What to do:
In the records below, find the line holding "R2: E -> 2 A" and the line holding "to time T=7.91.". Set down both, with every line between them, exactly.

Records to process:

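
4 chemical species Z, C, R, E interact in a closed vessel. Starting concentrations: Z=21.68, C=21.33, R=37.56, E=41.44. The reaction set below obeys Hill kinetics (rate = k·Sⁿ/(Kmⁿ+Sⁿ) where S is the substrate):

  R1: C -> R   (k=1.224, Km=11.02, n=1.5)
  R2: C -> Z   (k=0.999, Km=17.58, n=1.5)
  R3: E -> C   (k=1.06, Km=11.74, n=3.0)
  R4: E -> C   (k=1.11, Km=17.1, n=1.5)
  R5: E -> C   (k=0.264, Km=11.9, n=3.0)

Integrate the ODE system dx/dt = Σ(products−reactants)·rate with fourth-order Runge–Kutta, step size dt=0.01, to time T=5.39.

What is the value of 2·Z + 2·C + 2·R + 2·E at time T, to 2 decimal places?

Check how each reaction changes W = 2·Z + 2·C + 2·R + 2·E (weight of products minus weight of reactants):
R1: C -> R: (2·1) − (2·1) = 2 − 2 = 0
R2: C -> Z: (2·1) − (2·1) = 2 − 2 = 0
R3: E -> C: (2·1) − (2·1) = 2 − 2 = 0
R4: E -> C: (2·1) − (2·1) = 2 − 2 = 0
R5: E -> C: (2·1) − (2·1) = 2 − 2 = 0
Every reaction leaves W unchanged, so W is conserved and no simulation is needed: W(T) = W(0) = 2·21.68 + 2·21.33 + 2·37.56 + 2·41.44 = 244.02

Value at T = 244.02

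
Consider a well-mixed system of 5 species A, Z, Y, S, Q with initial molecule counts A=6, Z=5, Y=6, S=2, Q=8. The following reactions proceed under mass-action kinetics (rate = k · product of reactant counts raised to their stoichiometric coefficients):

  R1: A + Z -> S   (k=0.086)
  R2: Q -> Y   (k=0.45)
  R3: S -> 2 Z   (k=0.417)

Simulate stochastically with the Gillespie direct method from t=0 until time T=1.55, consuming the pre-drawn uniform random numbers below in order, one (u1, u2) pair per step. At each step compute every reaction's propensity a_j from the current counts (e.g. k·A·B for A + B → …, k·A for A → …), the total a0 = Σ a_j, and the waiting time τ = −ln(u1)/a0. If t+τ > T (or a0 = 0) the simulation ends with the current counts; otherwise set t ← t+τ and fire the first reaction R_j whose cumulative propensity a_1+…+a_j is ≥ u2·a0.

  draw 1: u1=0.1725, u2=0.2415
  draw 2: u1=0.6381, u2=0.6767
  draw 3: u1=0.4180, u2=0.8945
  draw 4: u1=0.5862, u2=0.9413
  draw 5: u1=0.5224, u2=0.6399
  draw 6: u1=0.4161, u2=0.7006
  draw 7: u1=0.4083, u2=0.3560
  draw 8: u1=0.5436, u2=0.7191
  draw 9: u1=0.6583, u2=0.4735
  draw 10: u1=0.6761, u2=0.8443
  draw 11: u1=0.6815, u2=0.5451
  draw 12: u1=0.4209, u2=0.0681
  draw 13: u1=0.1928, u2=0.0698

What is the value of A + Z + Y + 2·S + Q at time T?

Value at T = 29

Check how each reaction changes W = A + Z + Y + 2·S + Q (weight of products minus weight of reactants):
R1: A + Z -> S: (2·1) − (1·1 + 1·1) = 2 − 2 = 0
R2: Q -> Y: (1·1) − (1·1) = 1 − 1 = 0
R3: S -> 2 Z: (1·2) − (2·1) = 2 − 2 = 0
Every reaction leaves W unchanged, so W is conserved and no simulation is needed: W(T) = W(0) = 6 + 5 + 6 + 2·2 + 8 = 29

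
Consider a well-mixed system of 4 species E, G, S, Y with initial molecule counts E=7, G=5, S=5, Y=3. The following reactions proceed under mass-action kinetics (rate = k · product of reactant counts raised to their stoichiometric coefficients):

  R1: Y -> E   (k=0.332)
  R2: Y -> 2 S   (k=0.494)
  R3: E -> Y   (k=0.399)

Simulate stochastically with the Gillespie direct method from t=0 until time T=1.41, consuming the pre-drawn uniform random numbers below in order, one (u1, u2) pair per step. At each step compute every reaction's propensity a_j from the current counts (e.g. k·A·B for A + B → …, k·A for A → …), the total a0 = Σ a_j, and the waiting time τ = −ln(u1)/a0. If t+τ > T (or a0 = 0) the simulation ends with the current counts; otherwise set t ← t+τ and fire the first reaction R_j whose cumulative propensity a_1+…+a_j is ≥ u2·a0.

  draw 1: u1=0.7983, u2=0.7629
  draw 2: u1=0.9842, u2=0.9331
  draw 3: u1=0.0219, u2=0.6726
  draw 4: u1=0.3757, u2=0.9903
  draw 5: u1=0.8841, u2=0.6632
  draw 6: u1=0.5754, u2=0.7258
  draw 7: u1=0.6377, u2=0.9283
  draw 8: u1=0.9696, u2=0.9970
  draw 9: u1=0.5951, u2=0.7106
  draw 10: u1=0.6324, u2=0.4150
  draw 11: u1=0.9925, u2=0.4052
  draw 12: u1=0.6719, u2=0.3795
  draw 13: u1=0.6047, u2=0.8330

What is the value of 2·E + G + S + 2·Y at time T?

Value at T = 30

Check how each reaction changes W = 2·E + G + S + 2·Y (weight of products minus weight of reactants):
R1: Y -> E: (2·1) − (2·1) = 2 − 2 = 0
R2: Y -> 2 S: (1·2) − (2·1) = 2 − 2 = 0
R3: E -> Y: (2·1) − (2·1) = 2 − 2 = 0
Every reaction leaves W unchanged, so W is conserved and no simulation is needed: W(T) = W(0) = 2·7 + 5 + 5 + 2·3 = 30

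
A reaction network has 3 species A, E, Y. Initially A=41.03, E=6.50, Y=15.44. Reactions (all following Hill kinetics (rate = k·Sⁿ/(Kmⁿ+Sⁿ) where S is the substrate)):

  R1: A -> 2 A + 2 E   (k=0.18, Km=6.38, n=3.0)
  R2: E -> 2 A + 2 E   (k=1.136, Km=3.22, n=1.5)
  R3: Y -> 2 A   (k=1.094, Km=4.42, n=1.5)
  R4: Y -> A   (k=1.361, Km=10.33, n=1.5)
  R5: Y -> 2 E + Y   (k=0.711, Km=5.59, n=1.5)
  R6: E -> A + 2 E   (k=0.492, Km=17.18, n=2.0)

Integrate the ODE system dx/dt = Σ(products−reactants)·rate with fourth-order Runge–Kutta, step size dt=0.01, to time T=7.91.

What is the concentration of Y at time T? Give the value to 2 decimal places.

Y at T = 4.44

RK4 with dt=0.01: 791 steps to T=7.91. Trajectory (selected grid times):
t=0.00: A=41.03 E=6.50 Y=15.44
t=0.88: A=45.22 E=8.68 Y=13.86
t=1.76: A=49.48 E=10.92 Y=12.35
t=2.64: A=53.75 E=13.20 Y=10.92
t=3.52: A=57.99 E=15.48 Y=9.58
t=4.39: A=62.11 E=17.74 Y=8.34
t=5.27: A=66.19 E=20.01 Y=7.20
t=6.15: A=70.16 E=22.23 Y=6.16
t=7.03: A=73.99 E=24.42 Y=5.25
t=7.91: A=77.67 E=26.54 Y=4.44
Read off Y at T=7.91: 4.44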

Result of the task:
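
  R2: E -> 2 A + 2 E   (k=1.136, Km=3.22, n=1.5)
  R3: Y -> 2 A   (k=1.094, Km=4.42, n=1.5)
  R4: Y -> A   (k=1.361, Km=10.33, n=1.5)
  R5: Y -> 2 E + Y   (k=0.711, Km=5.59, n=1.5)
  R6: E -> A + 2 E   (k=0.492, Km=17.18, n=2.0)

Integrate the ODE system dx/dt = Σ(products−reactants)·rate with fourth-order Runge–Kutta, step size dt=0.01, to time T=7.91.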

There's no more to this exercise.